----- DATA FOR THIS EXERCISE -----
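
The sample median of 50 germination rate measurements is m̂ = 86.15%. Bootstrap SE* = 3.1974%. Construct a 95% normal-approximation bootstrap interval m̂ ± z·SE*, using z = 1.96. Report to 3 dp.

(79.883, 92.417)

Margin = 1.96 × 3.1974 = 6.2669
Interval: 86.15 ± 6.2669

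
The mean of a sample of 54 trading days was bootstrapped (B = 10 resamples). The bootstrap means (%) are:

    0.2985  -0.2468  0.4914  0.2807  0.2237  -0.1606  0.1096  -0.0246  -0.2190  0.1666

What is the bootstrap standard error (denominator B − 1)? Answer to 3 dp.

Bootstrap SE is the standard deviation of the 10 replicate means.
Mean of replicates: (0.2985 + (-0.2468) + 0.4914 + 0.2807 + 0.2237 + (-0.1606) + 0.1096 + (-0.0246) + (-0.2190) + 0.1666) / 10 = 0.91950 / 10 = 0.09195
Sum of squared deviations: (+0.20655)² + (−0.33875)² + (+0.39945)² + (+0.18875)² + (+0.13175)² + (−0.25255)² + (+0.01765)² + (−0.11655)² + (−0.31095)² + (+0.07465)² = 0.54990
Variance = 0.54990 / 9 = 0.06110
SE* = √0.06110

SE* = 0.247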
-----
• [EXERCISE]
The required answer is every line of the data, duplicated exactly.

• [YOUR RESPONSE]
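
The sample median of 50 germination rate measurements is m̂ = 86.15%. Bootstrap SE* = 3.1974%. Construct a 95% normal-approximation bootstrap interval m̂ ± z·SE*, using z = 1.96. Report to 3 dp.

(79.883, 92.417)

Margin = 1.96 × 3.1974 = 6.2669
Interval: 86.15 ± 6.2669

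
The mean of a sample of 54 trading days was bootstrapped (B = 10 resamples). The bootstrap means (%) are:

    0.2985  -0.2468  0.4914  0.2807  0.2237  -0.1606  0.1096  -0.0246  -0.2190  0.1666

What is the bootstrap standard error (denominator B − 1)? Answer to 3 dp.

Bootstrap SE is the standard deviation of the 10 replicate means.
Mean of replicates: (0.2985 + (-0.2468) + 0.4914 + 0.2807 + 0.2237 + (-0.1606) + 0.1096 + (-0.0246) + (-0.2190) + 0.1666) / 10 = 0.91950 / 10 = 0.09195
Sum of squared deviations: (+0.20655)² + (−0.33875)² + (+0.39945)² + (+0.18875)² + (+0.13175)² + (−0.25255)² + (+0.01765)² + (−0.11655)² + (−0.31095)² + (+0.07465)² = 0.54990
Variance = 0.54990 / 9 = 0.06110
SE* = √0.06110

SE* = 0.247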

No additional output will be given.